EXERCISE DETAILS:
Search the entries below. Return every line that has "block" in it.
***** RECORD SET
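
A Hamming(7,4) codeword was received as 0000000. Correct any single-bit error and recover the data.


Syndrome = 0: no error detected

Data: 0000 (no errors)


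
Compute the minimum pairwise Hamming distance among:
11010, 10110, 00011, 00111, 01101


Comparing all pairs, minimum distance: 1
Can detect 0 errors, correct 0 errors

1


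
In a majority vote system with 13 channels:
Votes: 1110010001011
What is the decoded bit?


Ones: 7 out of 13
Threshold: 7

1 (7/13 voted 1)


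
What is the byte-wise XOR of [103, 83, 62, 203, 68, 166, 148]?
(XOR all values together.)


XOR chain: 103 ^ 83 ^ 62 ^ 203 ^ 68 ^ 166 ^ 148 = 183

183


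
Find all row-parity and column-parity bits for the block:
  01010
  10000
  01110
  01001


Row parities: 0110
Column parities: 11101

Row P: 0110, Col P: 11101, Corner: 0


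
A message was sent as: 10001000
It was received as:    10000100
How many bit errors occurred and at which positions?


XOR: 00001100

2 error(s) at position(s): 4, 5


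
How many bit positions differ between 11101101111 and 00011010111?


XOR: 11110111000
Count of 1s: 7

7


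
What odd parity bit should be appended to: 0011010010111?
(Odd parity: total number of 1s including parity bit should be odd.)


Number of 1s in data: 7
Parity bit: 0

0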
**********
***** RECORD SET
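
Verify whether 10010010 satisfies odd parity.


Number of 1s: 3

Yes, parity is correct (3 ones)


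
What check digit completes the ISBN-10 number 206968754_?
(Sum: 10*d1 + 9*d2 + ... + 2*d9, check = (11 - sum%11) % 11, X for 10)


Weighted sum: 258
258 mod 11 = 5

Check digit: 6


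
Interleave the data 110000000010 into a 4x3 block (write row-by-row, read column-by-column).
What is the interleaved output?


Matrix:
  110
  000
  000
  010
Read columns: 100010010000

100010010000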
**********
***** RECORD SET
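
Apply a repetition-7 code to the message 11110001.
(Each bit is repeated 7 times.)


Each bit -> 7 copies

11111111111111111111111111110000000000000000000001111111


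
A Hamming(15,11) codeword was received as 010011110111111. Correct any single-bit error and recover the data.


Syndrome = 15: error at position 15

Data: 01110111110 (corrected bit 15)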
**********
ANSWER BOX:
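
Find all row-parity and column-parity bits for the block:
Interleave the data 110000000010 into a 4x3 block (write row-by-row, read column-by-column).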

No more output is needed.